▶ _EXERCISE DIRECTIONS_: Each line in the listing below that includes "otherwise" should be counted; give the total and nothing more.

▶ _DATA EXCERPTS_:
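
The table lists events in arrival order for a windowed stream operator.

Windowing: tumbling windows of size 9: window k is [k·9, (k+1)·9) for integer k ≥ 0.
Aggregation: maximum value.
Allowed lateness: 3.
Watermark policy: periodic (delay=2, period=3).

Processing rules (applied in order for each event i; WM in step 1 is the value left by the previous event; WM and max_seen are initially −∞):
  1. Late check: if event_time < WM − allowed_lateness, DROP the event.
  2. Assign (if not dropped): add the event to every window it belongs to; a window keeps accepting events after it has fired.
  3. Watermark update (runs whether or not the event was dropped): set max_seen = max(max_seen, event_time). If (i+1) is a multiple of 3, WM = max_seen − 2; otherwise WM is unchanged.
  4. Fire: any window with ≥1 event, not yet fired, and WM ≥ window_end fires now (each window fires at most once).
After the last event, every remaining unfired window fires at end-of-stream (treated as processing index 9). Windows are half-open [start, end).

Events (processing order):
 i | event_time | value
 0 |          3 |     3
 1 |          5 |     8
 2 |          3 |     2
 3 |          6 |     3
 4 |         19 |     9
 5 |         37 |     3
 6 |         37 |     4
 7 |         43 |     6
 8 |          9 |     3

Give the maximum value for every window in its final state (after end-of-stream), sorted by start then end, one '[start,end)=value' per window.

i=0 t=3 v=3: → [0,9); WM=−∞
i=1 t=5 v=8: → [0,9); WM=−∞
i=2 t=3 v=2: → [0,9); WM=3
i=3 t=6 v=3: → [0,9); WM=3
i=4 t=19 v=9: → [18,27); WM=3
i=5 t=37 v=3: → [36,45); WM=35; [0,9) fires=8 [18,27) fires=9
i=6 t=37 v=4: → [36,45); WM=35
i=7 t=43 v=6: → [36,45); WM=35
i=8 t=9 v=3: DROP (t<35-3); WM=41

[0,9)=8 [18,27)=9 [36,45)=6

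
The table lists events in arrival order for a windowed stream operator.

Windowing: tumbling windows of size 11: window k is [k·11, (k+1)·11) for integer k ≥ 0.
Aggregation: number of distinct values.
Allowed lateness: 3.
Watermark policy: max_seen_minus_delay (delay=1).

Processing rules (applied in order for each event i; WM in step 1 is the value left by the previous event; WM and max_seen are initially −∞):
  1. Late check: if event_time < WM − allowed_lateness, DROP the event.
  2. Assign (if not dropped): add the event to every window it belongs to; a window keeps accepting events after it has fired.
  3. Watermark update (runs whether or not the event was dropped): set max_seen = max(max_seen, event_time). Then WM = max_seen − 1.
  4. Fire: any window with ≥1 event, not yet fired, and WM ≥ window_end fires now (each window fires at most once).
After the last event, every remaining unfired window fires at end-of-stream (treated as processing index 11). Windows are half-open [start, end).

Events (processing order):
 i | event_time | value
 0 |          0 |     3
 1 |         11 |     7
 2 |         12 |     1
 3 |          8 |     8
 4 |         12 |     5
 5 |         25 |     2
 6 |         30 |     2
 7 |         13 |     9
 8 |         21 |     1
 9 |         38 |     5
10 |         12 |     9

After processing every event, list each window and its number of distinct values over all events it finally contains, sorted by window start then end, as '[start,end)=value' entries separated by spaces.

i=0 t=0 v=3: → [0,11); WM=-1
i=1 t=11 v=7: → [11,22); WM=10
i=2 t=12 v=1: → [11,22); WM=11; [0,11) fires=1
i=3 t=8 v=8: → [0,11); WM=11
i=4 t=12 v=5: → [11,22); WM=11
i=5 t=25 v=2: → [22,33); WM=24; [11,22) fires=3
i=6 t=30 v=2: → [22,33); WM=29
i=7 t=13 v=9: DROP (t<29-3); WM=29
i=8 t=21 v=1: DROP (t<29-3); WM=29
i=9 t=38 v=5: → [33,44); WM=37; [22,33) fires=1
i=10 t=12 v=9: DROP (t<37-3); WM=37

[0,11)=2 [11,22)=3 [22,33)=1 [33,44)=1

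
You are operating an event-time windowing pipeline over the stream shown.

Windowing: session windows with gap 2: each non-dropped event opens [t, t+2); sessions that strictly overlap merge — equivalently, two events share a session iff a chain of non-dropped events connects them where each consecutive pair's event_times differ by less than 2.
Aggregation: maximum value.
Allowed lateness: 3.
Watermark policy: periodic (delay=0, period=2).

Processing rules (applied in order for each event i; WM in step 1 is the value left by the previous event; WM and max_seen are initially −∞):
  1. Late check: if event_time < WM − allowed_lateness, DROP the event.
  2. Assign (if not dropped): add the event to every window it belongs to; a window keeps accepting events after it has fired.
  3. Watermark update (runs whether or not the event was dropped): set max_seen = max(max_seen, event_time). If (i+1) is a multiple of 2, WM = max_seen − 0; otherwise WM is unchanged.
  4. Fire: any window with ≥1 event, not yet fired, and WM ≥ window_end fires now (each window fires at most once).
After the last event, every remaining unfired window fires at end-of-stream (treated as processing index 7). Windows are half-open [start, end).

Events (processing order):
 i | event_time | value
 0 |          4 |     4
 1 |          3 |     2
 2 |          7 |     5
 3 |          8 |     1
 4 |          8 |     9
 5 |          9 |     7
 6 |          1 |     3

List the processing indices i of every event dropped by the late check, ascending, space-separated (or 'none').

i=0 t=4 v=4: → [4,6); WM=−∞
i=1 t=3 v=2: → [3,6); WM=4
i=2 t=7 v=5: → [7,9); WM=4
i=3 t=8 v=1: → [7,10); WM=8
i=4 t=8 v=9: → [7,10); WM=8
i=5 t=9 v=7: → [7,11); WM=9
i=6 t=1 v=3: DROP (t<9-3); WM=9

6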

▶ _REPLY_: 2